• _What you should do_: Below are the records. List every line holding the word "Function".

[Stored data entries]
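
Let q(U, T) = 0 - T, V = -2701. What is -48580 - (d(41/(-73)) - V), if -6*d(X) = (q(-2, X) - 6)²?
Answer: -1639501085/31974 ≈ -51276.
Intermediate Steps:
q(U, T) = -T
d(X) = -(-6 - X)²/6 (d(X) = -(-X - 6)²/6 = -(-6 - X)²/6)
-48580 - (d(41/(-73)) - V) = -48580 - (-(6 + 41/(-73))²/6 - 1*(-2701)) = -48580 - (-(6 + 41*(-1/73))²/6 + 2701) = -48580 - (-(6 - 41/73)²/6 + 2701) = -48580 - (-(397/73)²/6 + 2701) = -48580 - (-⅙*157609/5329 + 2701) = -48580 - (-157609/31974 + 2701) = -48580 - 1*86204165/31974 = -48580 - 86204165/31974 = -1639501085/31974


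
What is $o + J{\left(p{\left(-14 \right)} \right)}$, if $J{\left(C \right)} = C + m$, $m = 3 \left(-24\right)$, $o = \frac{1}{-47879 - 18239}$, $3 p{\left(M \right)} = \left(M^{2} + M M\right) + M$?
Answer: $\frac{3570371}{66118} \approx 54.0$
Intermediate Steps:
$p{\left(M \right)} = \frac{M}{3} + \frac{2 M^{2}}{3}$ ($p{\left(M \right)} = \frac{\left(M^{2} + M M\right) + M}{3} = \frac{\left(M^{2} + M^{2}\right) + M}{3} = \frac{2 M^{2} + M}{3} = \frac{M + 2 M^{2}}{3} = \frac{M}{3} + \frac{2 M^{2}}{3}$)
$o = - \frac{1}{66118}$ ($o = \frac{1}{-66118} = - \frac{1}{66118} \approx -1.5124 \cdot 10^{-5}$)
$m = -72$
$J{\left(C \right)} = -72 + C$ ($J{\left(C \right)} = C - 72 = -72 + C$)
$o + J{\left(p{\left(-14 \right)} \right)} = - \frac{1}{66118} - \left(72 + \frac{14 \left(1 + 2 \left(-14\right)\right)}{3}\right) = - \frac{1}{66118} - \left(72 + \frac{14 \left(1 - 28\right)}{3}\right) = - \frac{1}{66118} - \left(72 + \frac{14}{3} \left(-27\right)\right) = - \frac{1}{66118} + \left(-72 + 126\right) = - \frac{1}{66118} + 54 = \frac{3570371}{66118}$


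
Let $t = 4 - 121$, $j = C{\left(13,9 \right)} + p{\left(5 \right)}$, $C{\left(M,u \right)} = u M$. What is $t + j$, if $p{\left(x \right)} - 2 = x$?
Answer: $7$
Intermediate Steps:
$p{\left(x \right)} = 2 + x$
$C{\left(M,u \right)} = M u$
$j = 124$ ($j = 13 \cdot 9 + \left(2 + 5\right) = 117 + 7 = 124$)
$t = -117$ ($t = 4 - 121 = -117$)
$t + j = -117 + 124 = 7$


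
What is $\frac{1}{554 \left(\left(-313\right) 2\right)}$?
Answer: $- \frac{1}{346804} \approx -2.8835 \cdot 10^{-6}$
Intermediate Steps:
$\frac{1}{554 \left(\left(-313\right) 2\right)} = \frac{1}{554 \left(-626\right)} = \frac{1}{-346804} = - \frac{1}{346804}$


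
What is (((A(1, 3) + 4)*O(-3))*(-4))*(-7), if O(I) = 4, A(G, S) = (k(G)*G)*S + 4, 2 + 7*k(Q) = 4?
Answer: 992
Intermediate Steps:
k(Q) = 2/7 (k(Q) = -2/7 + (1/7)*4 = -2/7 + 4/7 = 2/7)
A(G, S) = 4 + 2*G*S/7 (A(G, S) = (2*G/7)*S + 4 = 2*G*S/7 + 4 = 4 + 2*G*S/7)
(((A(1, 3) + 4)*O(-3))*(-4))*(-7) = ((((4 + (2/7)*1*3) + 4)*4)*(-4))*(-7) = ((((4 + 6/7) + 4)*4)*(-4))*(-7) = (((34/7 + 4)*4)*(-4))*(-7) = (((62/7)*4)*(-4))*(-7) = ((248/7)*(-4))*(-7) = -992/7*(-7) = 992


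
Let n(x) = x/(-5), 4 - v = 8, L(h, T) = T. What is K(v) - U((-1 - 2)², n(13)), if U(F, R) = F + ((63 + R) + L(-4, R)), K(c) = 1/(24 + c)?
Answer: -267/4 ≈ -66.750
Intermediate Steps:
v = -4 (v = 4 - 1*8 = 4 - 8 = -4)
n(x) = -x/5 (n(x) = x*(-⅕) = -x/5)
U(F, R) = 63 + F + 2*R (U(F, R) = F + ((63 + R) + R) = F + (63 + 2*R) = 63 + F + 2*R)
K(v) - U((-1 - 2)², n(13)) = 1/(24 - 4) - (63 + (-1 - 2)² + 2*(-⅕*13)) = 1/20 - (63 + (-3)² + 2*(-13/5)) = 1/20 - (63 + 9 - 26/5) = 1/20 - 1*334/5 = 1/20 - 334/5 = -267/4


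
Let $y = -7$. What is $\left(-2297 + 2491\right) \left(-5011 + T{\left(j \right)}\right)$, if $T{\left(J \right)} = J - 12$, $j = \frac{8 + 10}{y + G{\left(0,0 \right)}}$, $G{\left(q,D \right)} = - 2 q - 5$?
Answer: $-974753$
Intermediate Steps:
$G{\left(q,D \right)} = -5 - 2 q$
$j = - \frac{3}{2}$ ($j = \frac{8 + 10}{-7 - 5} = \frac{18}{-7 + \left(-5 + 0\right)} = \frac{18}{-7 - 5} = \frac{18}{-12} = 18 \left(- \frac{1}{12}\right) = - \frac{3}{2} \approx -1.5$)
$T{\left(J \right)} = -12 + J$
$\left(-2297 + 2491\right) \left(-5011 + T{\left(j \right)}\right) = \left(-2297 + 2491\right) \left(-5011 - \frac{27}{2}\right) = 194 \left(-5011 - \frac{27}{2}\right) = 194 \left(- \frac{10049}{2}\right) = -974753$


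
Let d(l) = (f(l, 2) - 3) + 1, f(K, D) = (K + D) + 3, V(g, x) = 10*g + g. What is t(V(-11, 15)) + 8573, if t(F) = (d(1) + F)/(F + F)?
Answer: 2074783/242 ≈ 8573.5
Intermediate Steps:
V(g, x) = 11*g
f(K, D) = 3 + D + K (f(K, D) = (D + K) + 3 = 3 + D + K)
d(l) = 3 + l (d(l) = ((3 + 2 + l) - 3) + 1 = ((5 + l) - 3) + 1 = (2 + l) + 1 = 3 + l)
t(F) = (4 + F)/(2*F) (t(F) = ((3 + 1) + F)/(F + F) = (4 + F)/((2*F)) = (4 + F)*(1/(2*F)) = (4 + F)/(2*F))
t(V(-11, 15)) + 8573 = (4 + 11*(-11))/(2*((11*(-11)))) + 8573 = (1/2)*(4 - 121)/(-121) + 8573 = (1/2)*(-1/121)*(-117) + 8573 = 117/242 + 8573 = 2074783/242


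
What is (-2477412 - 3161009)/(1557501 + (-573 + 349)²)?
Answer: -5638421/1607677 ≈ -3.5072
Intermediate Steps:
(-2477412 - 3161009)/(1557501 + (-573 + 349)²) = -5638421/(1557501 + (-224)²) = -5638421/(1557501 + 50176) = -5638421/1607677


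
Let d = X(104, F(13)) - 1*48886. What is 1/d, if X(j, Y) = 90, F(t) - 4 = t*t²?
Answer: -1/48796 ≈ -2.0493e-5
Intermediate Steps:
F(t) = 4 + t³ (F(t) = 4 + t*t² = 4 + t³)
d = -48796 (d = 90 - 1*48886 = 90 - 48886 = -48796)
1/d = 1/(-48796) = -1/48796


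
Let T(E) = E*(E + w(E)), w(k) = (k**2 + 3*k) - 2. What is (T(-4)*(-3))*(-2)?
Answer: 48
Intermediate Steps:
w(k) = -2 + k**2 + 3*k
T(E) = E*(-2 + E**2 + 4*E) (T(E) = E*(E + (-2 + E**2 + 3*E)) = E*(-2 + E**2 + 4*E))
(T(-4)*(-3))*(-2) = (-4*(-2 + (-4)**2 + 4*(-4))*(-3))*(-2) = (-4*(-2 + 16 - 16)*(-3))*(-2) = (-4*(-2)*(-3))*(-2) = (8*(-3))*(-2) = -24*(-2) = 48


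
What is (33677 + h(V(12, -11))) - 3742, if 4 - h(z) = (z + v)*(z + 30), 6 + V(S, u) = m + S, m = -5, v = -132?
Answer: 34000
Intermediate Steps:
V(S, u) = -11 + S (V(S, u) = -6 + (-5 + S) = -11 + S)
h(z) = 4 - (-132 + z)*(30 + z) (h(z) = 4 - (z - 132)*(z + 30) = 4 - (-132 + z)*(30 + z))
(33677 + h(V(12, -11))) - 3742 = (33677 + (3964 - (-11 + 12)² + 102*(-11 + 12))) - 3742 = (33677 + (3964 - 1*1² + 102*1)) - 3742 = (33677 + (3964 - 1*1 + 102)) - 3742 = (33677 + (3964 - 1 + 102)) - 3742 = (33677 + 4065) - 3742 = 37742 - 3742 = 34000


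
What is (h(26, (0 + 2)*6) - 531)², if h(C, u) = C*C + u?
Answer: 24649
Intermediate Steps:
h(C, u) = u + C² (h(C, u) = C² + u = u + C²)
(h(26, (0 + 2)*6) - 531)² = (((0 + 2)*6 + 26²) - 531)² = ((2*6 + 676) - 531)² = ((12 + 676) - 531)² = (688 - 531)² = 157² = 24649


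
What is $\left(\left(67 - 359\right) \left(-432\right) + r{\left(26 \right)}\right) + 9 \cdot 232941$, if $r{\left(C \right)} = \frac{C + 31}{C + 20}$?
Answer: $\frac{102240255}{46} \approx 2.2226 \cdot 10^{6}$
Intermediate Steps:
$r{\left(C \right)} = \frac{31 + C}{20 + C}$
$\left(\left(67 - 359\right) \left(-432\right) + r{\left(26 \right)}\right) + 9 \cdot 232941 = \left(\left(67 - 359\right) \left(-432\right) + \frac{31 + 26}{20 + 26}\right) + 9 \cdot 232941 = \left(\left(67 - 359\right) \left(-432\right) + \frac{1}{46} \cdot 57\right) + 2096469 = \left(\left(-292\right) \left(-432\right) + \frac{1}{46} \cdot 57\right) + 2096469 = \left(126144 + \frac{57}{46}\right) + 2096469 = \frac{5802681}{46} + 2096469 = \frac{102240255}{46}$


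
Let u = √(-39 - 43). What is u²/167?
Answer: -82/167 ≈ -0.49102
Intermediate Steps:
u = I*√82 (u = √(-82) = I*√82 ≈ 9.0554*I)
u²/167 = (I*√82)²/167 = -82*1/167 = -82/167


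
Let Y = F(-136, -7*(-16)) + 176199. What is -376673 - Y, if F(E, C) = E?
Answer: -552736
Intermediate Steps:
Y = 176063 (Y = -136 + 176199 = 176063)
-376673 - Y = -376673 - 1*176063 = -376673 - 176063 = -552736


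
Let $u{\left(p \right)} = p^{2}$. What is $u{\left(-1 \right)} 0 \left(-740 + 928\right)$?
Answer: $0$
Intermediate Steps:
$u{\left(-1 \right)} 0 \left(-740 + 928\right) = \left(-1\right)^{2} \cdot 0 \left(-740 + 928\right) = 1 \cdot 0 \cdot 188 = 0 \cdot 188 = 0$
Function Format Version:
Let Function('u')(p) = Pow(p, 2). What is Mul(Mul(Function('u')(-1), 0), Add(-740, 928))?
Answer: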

• _Output of the exercise_:
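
Function Format Version:
Let Function('u')(p) = Pow(p, 2). What is Mul(Mul(Function('u')(-1), 0), Add(-740, 928))?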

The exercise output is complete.